| Assignment |
Your output should be the line with "If n = 7 * 71" plus all following lines to the end of the records, exactly as written and nothing more.

| Stored data |
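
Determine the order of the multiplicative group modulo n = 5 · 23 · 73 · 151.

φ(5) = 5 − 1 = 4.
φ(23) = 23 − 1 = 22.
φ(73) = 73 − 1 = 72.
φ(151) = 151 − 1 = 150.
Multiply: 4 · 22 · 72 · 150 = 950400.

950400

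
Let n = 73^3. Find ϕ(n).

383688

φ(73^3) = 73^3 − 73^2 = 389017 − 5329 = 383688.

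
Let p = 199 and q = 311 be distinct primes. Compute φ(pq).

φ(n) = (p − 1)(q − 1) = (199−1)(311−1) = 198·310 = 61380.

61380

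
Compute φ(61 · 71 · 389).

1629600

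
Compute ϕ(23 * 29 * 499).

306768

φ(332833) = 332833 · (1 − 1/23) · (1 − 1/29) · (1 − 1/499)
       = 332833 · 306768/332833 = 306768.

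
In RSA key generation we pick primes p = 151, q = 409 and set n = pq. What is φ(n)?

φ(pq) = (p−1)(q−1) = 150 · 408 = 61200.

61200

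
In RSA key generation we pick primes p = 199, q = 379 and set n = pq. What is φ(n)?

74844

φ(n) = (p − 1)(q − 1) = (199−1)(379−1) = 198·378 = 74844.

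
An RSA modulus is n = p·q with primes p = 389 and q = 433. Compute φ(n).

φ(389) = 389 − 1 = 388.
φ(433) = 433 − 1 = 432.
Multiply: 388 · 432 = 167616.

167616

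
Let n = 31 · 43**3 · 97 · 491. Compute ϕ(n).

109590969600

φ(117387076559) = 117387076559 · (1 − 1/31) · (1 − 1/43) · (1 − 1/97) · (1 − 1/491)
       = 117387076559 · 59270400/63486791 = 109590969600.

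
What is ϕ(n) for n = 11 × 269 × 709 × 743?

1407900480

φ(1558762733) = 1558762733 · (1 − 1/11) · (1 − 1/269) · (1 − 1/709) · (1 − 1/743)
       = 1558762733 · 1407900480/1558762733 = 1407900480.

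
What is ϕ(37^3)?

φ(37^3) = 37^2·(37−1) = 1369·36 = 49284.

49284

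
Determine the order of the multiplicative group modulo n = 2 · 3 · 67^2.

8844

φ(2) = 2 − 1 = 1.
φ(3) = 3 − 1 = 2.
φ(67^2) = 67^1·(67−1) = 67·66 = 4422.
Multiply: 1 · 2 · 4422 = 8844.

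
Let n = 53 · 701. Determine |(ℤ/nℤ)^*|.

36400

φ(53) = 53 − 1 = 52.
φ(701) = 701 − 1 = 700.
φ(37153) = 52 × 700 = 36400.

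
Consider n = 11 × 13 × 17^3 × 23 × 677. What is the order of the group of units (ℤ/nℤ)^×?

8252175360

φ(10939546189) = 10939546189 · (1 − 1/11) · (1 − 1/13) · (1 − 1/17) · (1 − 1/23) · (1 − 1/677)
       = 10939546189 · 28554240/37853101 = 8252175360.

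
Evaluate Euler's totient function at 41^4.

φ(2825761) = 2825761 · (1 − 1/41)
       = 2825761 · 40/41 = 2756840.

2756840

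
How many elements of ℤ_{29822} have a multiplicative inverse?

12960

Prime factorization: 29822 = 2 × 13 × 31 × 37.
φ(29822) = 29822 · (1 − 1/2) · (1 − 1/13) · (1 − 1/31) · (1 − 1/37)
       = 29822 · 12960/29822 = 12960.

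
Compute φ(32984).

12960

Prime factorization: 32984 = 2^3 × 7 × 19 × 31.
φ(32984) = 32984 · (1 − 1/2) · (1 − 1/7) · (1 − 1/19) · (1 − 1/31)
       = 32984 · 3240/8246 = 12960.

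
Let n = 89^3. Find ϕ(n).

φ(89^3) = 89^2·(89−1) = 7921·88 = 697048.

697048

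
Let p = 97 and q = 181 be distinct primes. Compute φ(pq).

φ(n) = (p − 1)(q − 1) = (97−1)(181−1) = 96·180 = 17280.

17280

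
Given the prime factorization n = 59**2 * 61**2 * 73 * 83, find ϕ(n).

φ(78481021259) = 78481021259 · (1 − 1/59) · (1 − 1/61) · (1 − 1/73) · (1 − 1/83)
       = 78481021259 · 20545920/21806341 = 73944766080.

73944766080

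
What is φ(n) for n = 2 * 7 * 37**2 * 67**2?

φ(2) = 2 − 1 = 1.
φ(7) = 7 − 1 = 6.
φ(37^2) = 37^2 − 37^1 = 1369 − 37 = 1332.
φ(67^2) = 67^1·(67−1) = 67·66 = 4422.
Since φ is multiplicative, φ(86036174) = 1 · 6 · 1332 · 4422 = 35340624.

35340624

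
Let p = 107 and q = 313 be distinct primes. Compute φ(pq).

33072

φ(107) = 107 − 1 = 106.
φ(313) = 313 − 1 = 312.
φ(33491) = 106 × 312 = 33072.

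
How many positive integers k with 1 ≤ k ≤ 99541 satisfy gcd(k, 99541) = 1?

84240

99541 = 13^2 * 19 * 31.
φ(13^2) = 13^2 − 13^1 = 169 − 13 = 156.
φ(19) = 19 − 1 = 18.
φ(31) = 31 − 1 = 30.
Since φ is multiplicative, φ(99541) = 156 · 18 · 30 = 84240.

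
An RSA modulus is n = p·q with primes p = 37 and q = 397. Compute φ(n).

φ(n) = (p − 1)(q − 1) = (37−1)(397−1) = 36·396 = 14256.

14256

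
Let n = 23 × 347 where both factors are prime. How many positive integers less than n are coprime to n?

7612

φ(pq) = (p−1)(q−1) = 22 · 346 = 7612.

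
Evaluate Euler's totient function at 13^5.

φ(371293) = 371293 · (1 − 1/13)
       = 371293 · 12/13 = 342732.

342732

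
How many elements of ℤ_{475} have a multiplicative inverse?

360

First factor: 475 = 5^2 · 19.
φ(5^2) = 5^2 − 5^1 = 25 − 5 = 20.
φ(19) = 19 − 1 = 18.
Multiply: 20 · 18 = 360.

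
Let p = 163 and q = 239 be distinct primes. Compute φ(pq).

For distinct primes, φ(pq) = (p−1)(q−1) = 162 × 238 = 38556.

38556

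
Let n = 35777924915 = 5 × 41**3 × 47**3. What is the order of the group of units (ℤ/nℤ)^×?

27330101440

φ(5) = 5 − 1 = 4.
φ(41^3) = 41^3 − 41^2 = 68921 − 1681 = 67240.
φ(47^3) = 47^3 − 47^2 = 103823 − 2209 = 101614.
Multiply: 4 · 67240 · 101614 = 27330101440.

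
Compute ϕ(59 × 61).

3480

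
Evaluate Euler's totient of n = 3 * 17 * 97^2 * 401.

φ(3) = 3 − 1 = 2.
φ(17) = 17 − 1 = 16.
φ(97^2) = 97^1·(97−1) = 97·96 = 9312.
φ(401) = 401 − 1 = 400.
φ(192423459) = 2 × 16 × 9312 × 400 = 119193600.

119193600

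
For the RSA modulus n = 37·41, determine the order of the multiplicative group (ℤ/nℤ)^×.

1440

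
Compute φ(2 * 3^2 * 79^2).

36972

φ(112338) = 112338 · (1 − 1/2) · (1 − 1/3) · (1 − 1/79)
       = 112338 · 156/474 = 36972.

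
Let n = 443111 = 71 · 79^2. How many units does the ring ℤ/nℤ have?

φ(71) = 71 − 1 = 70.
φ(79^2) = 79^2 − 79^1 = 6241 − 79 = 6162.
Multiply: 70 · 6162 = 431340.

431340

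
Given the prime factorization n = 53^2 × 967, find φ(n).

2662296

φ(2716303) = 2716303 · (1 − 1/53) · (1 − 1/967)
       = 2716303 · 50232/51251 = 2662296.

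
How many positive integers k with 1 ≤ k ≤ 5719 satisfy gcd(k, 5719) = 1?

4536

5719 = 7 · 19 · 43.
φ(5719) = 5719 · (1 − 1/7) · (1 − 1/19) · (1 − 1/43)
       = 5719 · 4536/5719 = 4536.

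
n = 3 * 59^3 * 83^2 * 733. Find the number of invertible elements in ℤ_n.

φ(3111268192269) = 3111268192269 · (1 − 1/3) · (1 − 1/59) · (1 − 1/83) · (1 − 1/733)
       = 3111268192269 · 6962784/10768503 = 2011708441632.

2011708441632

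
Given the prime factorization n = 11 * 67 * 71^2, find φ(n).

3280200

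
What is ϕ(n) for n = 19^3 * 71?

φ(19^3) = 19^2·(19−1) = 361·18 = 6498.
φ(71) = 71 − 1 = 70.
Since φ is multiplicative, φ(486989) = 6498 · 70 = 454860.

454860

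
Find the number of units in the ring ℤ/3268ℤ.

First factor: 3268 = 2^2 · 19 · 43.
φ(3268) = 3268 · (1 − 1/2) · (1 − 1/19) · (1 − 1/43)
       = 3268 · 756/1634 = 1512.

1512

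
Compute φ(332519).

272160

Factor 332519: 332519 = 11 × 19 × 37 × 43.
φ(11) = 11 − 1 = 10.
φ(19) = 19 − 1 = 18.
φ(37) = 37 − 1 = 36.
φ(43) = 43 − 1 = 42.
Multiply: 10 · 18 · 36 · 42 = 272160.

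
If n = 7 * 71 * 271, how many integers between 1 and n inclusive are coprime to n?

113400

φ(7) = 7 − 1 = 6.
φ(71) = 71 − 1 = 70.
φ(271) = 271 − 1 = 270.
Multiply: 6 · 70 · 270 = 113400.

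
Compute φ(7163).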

| Written solution |
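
If n = 7 * 71 * 271, how many integers between 1 and n inclusive are coprime to n?

113400

φ(7) = 7 − 1 = 6.
φ(71) = 71 − 1 = 70.
φ(271) = 271 − 1 = 270.
Multiply: 6 · 70 · 270 = 113400.

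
Compute φ(7163).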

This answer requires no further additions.